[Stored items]
Segment Open
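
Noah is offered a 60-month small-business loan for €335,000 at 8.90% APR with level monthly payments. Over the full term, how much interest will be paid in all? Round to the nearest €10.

At 8.90% the monthly rate is 0.0074167, so the payment is 335,000 × 0.0074167 / (1 − 1.0074167^−60) = €6,937.80.
Total paid = 60 × €6,937.80 = €416,268.00; interest = €416,268.00 − €335,000 = €81,268.00.

€81,270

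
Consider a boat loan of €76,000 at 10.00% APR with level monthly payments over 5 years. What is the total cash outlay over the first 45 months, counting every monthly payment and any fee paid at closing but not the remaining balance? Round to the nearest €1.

€72,665

Monthly rate = 10%/12 = 0.0083333; payment = 76,000 × 0.0083333 / (1 − (1+0.0083333)^−60) = €1,614.78.
Total outlay = 45 × €1,614.78 = €72,665.10.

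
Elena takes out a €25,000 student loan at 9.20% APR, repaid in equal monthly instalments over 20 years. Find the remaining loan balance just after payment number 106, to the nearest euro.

With monthly rate i = 9.2%/12 = 0.0076667, the balance after k of n payments is P · [(1+i)^n − (1+i)^k] / [(1+i)^n − 1].
(1+0.0076667)^240 = 6.25250705 and (1+0.0076667)^106 = 2.24693547, so the balance is 25,000 × (6.25250705 − 2.24693547) / (6.25250705 − 1) = €19,065.05.

€19,065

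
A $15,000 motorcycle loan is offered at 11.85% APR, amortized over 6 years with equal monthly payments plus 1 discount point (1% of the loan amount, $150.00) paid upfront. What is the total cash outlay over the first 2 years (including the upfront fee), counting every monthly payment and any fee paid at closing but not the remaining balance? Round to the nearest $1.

$7,160

Monthly rate = 11.85%/12 = 0.0098750; payment = 15,000 × 0.0098750 / (1 − (1+0.0098750)^−72) = $292.08.
Total outlay = 24 × $292.08 + $150.00 = $7,159.92.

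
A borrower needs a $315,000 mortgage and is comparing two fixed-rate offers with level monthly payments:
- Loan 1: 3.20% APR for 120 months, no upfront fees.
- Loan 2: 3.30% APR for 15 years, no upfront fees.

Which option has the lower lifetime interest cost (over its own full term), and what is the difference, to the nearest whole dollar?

Loan 1 by $31,293

Loan 1: monthly rate = 3.2%/12 = 0.0026667; payment = 315,000 × 0.0026667 / (1 − (1+0.0026667)^−120) = $3,070.83.
Total interest on Loan 1 = 120 × $3,070.83 − $315,000 = $53,499.60.
Loan 2: monthly rate = 3.3%/12 = 0.0027500; payment = 315,000 × 0.0027500 / (1 − (1+0.0027500)^−180) = $2,221.07.
Total interest on Loan 2 = 180 × $2,221.07 − $315,000 = $84,792.60.
Loan 1 is lower by $31,293.00.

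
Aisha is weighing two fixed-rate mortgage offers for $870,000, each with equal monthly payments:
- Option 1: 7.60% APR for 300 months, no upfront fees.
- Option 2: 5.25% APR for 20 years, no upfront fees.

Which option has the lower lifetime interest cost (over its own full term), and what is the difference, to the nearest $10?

Option 1: at 7.60% the monthly rate is 0.0063333, so the payment is 870,000 × 0.0063333 / (1 − 1.0063333^−300) = $6,485.92.
Total interest on Option 1 = 300 × $6,485.92 − $870,000 = $1,075,776.00.
Option 2: at 5.25% the monthly rate is 0.0043750, so the payment is 870,000 × 0.0043750 / (1 − 1.0043750^−240) = $5,862.44.
Total interest on Option 2 = 240 × $5,862.44 − $870,000 = $536,985.60.
Option 2 is lower by $538,790.40.

Option 2 by $538,790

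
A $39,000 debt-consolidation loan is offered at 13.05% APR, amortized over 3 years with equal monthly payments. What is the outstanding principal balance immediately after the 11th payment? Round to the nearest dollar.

With monthly rate i = 13.05%/12 = 0.0108750, the balance after k of n payments is P · [(1+i)^n − (1+i)^k] / [(1+i)^n − 1].
(1+0.0108750)^36 = 1.47607498 and (1+0.0108750)^11 = 1.12634651, so the balance is 39,000 × (1.47607498 − 1.12634651) / (1.47607498 − 1) = $28,649.71.

$28,650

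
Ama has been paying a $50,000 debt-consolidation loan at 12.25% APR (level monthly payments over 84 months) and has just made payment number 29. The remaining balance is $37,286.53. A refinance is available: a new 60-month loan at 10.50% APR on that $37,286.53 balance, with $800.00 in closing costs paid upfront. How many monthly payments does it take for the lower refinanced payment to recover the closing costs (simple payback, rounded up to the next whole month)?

Current payment = 50,000 × 12.25%/12 / (1 − (1+0.0102083)^−84) = $889.34.
Refinanced payment = 37,286.53 × 0.0087500 / (1 − (1+0.0087500)^−60) = $801.43.
Monthly savings = $889.34 − $801.43 = $87.91.
Break-even = $800.00 / $87.91 = 9.10 → 10 months.

10 months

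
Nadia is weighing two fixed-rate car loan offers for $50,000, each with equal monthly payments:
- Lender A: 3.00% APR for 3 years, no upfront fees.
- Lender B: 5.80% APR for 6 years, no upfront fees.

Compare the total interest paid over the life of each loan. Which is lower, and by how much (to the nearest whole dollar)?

Lender A by $6,977

Lender A: monthly rate = 3%/12 = 0.0025000; payment = 50,000 × 0.0025000 / (1 − (1+0.0025000)^−36) = $1,454.06.
Total interest on Lender A = 36 × $1,454.06 − $50,000 = $2,346.16.
Lender B: at 5.80% the monthly rate is 0.0048333, so the payment is 50,000 × 0.0048333 / (1 − 1.0048333^−72) = $823.93.
Total interest on Lender B = 72 × $823.93 − $50,000 = $9,322.96.
Lender A is lower by $6,976.80.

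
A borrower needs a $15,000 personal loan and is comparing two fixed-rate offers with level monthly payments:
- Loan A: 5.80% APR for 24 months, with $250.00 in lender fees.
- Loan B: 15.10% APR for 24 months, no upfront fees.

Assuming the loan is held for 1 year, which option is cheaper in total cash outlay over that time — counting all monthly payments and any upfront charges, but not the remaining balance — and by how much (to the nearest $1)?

Loan A by $525

Loan A: at 5.80% the monthly rate is 0.0048333, so the payment is 15,000 × 0.0048333 / (1 − 1.0048333^−24) = $663.46.
Loan B: monthly rate = 15.1%/12 = 0.0125833; payment = 15,000 × 0.0125833 / (1 − (1+0.0125833)^−24) = $728.01.
Over 12 months: Loan A costs 12 × $663.46 + $250.00 = $8,211.52; Loan B costs 12 × $728.01 = $8,736.12.
Loan A is cheaper by $8,736.12 − $8,211.52 = $524.60.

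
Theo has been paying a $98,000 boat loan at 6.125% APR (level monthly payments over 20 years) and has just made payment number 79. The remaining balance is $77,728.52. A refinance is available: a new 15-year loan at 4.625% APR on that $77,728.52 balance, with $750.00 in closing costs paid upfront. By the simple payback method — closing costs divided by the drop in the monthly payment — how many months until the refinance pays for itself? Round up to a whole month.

Current payment = 98,000 × 6.125%/12 / (1 − (1+0.0051042)^−240) = $709.19.
Refinanced payment = 77,728.52 × 0.0038542 / (1 − (1+0.0038542)^−180) = $599.60.
Monthly savings = $709.19 − $599.60 = $109.59.
Break-even = $750.00 / $109.59 = 6.84 → 7 months.

7 months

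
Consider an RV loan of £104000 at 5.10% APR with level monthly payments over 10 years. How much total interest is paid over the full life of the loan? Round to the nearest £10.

£28,980

At 5.10% the monthly rate is 0.0042500, so the payment is 104,000 × 0.0042500 / (1 − 1.0042500^−120) = £1,108.17.
Total paid = 120 × £1,108.17 = £132,980.40; interest = £132,980.40 − £104,000 = £28,980.40.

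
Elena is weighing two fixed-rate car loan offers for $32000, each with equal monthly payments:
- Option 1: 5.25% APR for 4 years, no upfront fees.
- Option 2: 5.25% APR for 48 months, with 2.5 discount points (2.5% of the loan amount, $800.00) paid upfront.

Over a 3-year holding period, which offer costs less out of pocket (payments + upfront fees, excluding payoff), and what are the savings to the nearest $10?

Option 1: at 5.25% the monthly rate is 0.0043750, so the payment is 32,000 × 0.0043750 / (1 − 1.0043750^−48) = $740.57.
Option 2: monthly rate = 5.25%/12 = 0.0043750; payment = 32,000 × 0.0043750 / (1 − (1+0.0043750)^−48) = $740.57.
Over 36 months: Option 1 costs 36 × $740.57 = $26,660.52; Option 2 costs 36 × $740.57 + $800.00 = $27,460.52.
Option 1 is cheaper by $27,460.52 − $26,660.52 = $800.00.

Option 1 by $800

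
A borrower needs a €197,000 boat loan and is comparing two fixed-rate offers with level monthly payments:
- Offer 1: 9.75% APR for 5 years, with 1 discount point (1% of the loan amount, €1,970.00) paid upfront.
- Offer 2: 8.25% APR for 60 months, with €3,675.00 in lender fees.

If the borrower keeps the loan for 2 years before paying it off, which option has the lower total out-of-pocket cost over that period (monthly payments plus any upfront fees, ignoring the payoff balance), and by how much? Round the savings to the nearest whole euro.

Offer 1: at 9.75% the monthly rate is 0.0081250, so the payment is 197,000 × 0.0081250 / (1 − 1.0081250^−60) = €4,161.48.
Offer 2: at 8.25% the monthly rate is 0.0068750, so the payment is 197,000 × 0.0068750 / (1 − 1.0068750^−60) = €4,018.06.
Over 24 months: Offer 1 costs 24 × €4,161.48 + €1,970.00 = €101,845.52; Offer 2 costs 24 × €4,018.06 + €3,675.00 = €100,108.44.
Offer 2 is cheaper by €101,845.52 − €100,108.44 = €1,737.08.

Offer 2 by €1,737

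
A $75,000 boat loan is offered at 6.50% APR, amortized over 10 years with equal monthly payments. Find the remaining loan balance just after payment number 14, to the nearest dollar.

$68,541

With monthly rate i = 6.5%/12 = 0.0054167, the balance after k of n payments is P · [(1+i)^n − (1+i)^k] / [(1+i)^n − 1].
(1+0.0054167)^120 = 1.91218375 and (1+0.0054167)^14 = 1.07856202, so the balance is 75,000 × (1.91218375 − 1.07856202) / (1.91218375 − 1) = $68,540.61.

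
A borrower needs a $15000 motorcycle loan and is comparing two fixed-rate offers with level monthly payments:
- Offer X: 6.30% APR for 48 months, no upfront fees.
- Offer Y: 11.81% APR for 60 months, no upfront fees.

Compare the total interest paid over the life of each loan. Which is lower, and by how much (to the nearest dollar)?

Offer X by $2,925

Offer X: monthly rate = 6.3%/12 = 0.0052500; payment = 15,000 × 0.0052500 / (1 − (1+0.0052500)^−48) = $354.34.
Total interest on Offer X = 48 × $354.34 − $15,000 = $2,008.32.
Offer Y: at 11.81% the monthly rate is 0.0098417, so the payment is 15,000 × 0.0098417 / (1 − 1.0098417^−60) = $332.23.
Total interest on Offer Y = 60 × $332.23 − $15,000 = $4,933.80.
Offer X is lower by $2,925.48.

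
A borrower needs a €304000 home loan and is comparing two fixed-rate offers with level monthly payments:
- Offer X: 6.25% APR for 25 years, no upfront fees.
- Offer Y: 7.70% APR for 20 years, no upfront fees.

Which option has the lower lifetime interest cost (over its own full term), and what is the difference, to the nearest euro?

Offer X: at 6.25% the monthly rate is 0.0052083, so the payment is 304,000 × 0.0052083 / (1 − 1.0052083^−300) = €2,005.39.
Total interest on Offer X = 300 × €2,005.39 − €304,000 = €297,617.00.
Offer Y: at 7.70% the monthly rate is 0.0064167, so the payment is 304,000 × 0.0064167 / (1 − 1.0064167^−240) = €2,486.31.
Total interest on Offer Y = 240 × €2,486.31 − €304,000 = €292,714.40.
Offer Y is lower by €4,902.60.

Offer Y by €4,903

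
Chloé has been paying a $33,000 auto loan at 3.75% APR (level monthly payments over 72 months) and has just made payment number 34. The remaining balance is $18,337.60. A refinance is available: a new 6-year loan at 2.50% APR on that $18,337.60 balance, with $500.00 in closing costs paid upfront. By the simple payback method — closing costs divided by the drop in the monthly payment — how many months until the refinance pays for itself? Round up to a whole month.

Current payment = 33,000 × 3.75%/12 / (1 − (1+0.0031250)^−72) = $512.54.
Refinanced payment = 18,337.60 × 0.0020833 / (1 − (1+0.0020833)^−72) = $274.53.
Monthly savings = $512.54 − $274.53 = $238.01.
Break-even = $500.00 / $238.01 = 2.10 → 3 months.

3 months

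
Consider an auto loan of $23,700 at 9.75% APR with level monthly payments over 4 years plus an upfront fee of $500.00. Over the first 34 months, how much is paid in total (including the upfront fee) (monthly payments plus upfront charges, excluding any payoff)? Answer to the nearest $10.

Monthly rate = 9.75%/12 = 0.0081250; payment = 23,700 × 0.0081250 / (1 − (1+0.0081250)^−48) = $598.25.
Total outlay = 34 × $598.25 + $500.00 = $20,840.50.

$20,840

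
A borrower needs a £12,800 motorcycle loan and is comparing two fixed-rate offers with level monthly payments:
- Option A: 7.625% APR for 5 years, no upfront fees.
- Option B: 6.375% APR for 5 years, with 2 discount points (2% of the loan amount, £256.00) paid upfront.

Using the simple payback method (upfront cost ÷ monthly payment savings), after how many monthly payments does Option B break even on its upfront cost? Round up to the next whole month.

34 months

Option A: monthly rate = 7.625%/12 = 0.0063542; payment = 12,800 × 0.0063542 / (1 − (1+0.0063542)^−60) = £257.25.
Option B: at 6.375% the monthly rate is 0.0053125, so the payment is 12,800 × 0.0053125 / (1 − 1.0053125^−60) = £249.70.
Monthly savings = £257.25 − £249.70 = £7.55.
Break-even = £256.00 / £7.55 = 33.91 → 34 months.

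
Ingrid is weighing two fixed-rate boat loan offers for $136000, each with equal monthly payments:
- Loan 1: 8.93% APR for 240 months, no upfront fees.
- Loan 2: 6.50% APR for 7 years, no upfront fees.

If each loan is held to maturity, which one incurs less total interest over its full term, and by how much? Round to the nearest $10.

Loan 1: monthly rate = 8.93%/12 = 0.0074417; payment = 136,000 × 0.0074417 / (1 − (1+0.0074417)^−240) = $1,217.51.
Total interest on Loan 1 = 240 × $1,217.51 − $136,000 = $156,202.40.
Loan 2: at 6.50% the monthly rate is 0.0054167, so the payment is 136,000 × 0.0054167 / (1 − 1.0054167^−84) = $2,019.52.
Total interest on Loan 2 = 84 × $2,019.52 − $136,000 = $33,639.68.
Loan 2 is lower by $122,562.72.

Loan 2 by $122,560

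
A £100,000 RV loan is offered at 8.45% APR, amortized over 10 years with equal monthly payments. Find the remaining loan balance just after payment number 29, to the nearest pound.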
Segment Closed
> [TASK OBJECTIVE]
This exercise requires the lines of the entries containing the string "mortgage".

> [ANSWER FOR THE TASK]
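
A borrower needs a $315,000 mortgage and is comparing two fixed-rate offers with level monthly payments:
Aisha is weighing two fixed-rate mortgage offers for $870,000, each with equal monthly payments: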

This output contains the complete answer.